What is required. Lines from the one containing "An n-channel enhancement MOSFET has V_TN = 0.805" through the last line of the records below are to be repeated exactly.

Records supplied.
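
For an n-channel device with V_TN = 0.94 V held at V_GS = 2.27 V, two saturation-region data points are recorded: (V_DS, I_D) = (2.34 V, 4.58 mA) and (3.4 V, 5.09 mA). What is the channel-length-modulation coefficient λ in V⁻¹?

With V_GS fixed, I_D ∝ (1 + λ V_DS) in saturation, so I_D2/I_D1 = (1 + λ V_DS2)/(1 + λ V_DS1).
5.09/4.58 = 1.111 = (1 + 3.4 λ)/(1 + 2.34 λ).
Solving: λ (I_D1 V_DS2 − I_D2 V_DS1) = I_D2 − I_D1, so λ = (5.09 − 4.58) / (4.58 × 3.4 − 5.09 × 2.34) = 0.51 / 3.66 = 0.139 V⁻¹.

λ = 0.139 V⁻¹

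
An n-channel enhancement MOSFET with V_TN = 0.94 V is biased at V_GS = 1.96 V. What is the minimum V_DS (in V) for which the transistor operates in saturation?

V_DS,sat = 1.02 V

The boundary between triode and saturation is V_DS = V_GS − V_TN = V_ov.
V_ov = 1.96 − 0.94 = 1.02 V.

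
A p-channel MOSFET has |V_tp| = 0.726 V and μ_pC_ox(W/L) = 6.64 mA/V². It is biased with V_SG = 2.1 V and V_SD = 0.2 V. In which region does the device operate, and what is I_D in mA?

Triode; I_D = 1.69 mA

V_ov = V_SG − |V_tp| = 2.1 − 0.726 = 1.37 V.
Since V_SD = 0.2 V < V_ov = 1.37 V, the device is in the triode region.
I_D = k_p [V_ov · V_SD − ½ V_SD²] = 6.64 × [1.37 × 0.2 − 0.5 × 0.2²] = 1.69 mA.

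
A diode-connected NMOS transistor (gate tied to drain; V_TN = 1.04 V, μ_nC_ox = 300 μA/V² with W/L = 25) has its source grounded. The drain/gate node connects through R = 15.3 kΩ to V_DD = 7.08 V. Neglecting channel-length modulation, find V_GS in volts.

With gate tied to drain, V_GS = V_DS ≥ V_GS − V_TN, so the device is in saturation.
k_n = μ_nC_ox · (W/L) = 7.5 mA/V².
KCL at the drain: ½ k_n (V_GS − V_TN)² = (V_DD − V_GS)/R.
Let x = V_GS − 1.04. Then 57.4 x² + x − 6.04 = 0, giving x = 0.316 V (positive root), so V_GS = 1.36 V.
I_D = (V_DD − V_GS)/R = (7.08 − 1.36) / 15.3 = 0.374 mA.

V_GS = 1.36 V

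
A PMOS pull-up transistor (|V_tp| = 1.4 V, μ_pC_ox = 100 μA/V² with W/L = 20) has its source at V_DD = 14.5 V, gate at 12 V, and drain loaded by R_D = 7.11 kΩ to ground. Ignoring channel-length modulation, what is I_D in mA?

I_D = 1.21 mA

V_SG = V_DD − V_G = 14.5 − 12 = 2.5 V, so V_ov = 2.5 − 1.4 = 1.1 V.
k_p = μ_pC_ox · (W/L) = 2 mA/V².
Assume saturation: I_D = ½ k_p V_ov² = 0.5 × 2 × 1.1² = 1.21 mA, giving V_SD = V_DD − I_D R_D = 14.5 − 1.21 × 7.11 = 5.9 V.
V_SD = 5.9 V ≥ V_ov = 1.1 V, confirming saturation.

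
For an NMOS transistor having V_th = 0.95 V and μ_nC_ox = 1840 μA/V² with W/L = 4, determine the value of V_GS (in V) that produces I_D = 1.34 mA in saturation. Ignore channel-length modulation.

k_n = μ_nC_ox · (W/L) = 7.36 mA/V².
In saturation I_D = ½ k_n (V_GS − V_th)², so V_GS − V_th = √(2 I_D / k_n) = √(2 × 1.34 / 7.36) = 0.603 V.
V_GS = 0.95 + 0.603 = 1.55 V.

V_GS = 1.55 V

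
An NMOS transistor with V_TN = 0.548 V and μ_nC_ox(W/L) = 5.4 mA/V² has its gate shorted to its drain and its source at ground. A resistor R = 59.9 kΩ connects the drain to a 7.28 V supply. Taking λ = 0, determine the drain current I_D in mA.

With gate tied to drain, V_GS = V_DS ≥ V_GS − V_TN, so the device is in saturation.
KCL at the drain: ½ k_n (V_GS − V_TN)² = (V_DD − V_GS)/R.
Let x = V_GS − 0.548. Then 162 x² + x − 6.732 = 0, giving x = 0.201 V (positive root), so V_GS = 0.749 V.
I_D = (V_DD − V_GS)/R = (7.28 − 0.749) / 59.9 = 0.109 mA.

I_D = 0.109 mA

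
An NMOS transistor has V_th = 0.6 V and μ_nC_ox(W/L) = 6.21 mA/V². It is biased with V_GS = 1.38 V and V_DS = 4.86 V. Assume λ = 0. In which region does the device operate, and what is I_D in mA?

Saturation; I_D = 1.89 mA

V_ov = V_GS − V_th = 1.38 − 0.6 = 0.78 V.
Since V_DS = 4.86 V ≥ V_ov = 0.78 V, the device is in saturation.
I_D = ½ k_n V_ov² = 0.5 × 6.21 × 0.78² = 1.89 mA.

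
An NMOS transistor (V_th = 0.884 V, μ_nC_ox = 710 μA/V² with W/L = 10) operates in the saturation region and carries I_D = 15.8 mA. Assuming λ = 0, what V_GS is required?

k_n = μ_nC_ox · (W/L) = 7.1 mA/V².
In saturation I_D = ½ k_n (V_GS − V_th)², so V_GS − V_th = √(2 I_D / k_n) = √(2 × 15.8 / 7.1) = 2.11 V.
V_GS = 0.884 + 2.11 = 2.99 V.

V_GS = 2.99 V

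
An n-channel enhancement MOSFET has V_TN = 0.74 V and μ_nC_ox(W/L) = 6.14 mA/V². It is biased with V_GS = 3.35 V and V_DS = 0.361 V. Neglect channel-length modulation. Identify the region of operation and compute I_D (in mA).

V_ov = V_GS − V_TN = 3.35 − 0.74 = 2.61 V.
Since V_DS = 0.361 V < V_ov = 2.61 V, the device is in the triode region.
I_D = k_n [V_ov · V_DS − ½ V_DS²] = 6.14 × [2.61 × 0.361 − 0.5 × 0.361²] = 5.39 mA.

Triode; I_D = 5.39 mA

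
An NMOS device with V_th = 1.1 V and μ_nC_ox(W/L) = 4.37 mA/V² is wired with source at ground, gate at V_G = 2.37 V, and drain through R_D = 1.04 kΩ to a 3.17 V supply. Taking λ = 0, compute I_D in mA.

V_GS = V_G = 2.37 V, so V_ov = 2.37 − 1.1 = 1.27 V.
Assume saturation: I_D = ½ k_n V_ov² = 0.5 × 4.37 × 1.27² = 3.52 mA, giving V_DS = V_DD − I_D R_D = 3.17 − 3.52 × 1.04 = -0.495 V.
But -0.495 V < V_ov = 1.27 V, so the device is actually in triode.
In triode I_D = k_n[V_ov V_DS − ½ V_DS²] and I_D = (V_DD − V_DS)/R_D. Equating: 2.27 V_DS² − 6.772 V_DS + 3.17 = 0, giving V_DS = 0.582 V (the root below V_ov).
I_D = (3.17 − 0.582) / 1.04 = 2.49 mA.

I_D = 2.49 mA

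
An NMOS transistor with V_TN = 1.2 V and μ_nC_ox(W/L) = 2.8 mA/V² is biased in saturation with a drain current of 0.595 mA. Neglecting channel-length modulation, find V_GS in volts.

In saturation I_D = ½ k_n (V_GS − V_TN)², so V_GS − V_TN = √(2 I_D / k_n) = √(2 × 0.595 / 2.8) = 0.652 V.
V_GS = 1.2 + 0.652 = 1.85 V.

V_GS = 1.85 V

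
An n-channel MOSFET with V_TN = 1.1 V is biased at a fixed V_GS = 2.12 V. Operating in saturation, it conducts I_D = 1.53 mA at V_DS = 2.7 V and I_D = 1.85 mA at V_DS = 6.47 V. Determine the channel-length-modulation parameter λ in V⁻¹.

With V_GS fixed, I_D ∝ (1 + λ V_DS) in saturation, so I_D2/I_D1 = (1 + λ V_DS2)/(1 + λ V_DS1).
1.85/1.53 = 1.209 = (1 + 6.47 λ)/(1 + 2.7 λ).
Solving: λ (I_D1 V_DS2 − I_D2 V_DS1) = I_D2 − I_D1, so λ = (1.85 − 1.53) / (1.53 × 6.47 − 1.85 × 2.7) = 0.32 / 4.9 = 0.0653 V⁻¹.

λ = 0.0653 V⁻¹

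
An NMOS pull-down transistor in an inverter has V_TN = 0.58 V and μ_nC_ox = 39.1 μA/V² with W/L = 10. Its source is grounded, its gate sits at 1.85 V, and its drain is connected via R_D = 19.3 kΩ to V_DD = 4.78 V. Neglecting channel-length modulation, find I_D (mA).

V_GS = V_G = 1.85 V, so V_ov = 1.85 − 0.58 = 1.27 V.
k_n = μ_nC_ox · (W/L) = 0.391 mA/V².
Assume saturation: I_D = ½ k_n V_ov² = 0.5 × 0.391 × 1.27² = 0.315 mA, giving V_DS = V_DD − I_D R_D = 4.78 − 0.315 × 19.3 = -1.31 V.
But -1.31 V < V_ov = 1.27 V, so the device is actually in triode.
In triode I_D = k_n[V_ov V_DS − ½ V_DS²] and I_D = (V_DD − V_DS)/R_D. Equating: 3.77 V_DS² − 10.58 V_DS + 4.78 = 0, giving V_DS = 0.566 V (the root below V_ov).
I_D = (4.78 − 0.566) / 19.3 = 0.218 mA.

I_D = 0.218 mA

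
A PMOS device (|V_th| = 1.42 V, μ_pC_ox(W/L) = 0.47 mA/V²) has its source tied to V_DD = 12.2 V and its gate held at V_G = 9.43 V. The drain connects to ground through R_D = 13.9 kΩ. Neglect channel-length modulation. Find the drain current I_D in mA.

V_SG = V_DD − V_G = 12.2 − 9.43 = 2.77 V, so V_ov = 2.77 − 1.42 = 1.35 V.
Assume saturation: I_D = ½ k_p V_ov² = 0.5 × 0.47 × 1.35² = 0.428 mA, giving V_SD = V_DD − I_D R_D = 12.2 − 0.428 × 13.9 = 6.25 V.
V_SD = 6.25 V ≥ V_ov = 1.35 V, confirming saturation.

I_D = 0.428 mA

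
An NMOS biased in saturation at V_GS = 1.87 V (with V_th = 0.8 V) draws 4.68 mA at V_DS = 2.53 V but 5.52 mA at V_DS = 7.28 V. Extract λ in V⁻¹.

λ = 0.0418 V⁻¹

With V_GS fixed, I_D ∝ (1 + λ V_DS) in saturation, so I_D2/I_D1 = (1 + λ V_DS2)/(1 + λ V_DS1).
5.52/4.68 = 1.179 = (1 + 7.28 λ)/(1 + 2.53 λ).
Solving: λ (I_D1 V_DS2 − I_D2 V_DS1) = I_D2 − I_D1, so λ = (5.52 − 4.68) / (4.68 × 7.28 − 5.52 × 2.53) = 0.84 / 20.1 = 0.0418 V⁻¹.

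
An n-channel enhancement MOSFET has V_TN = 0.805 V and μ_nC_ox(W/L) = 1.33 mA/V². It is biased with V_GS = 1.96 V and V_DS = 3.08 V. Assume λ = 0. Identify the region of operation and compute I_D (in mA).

V_ov = V_GS − V_TN = 1.96 − 0.805 = 1.15 V.
Since V_DS = 3.08 V ≥ V_ov = 1.15 V, the device is in saturation.
I_D = ½ k_n V_ov² = 0.5 × 1.33 × 1.15² = 0.887 mA.

Saturation; I_D = 0.887 mA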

Expected output.
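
An n-channel enhancement MOSFET has V_TN = 0.805 V and μ_nC_ox(W/L) = 1.33 mA/V². It is biased with V_GS = 1.96 V and V_DS = 3.08 V. Assume λ = 0. Identify the region of operation and compute I_D (in mA).

V_ov = V_GS − V_TN = 1.96 − 0.805 = 1.15 V.
Since V_DS = 3.08 V ≥ V_ov = 1.15 V, the device is in saturation.
I_D = ½ k_n V_ov² = 0.5 × 1.33 × 1.15² = 0.887 mA.

Saturation; I_D = 0.887 mA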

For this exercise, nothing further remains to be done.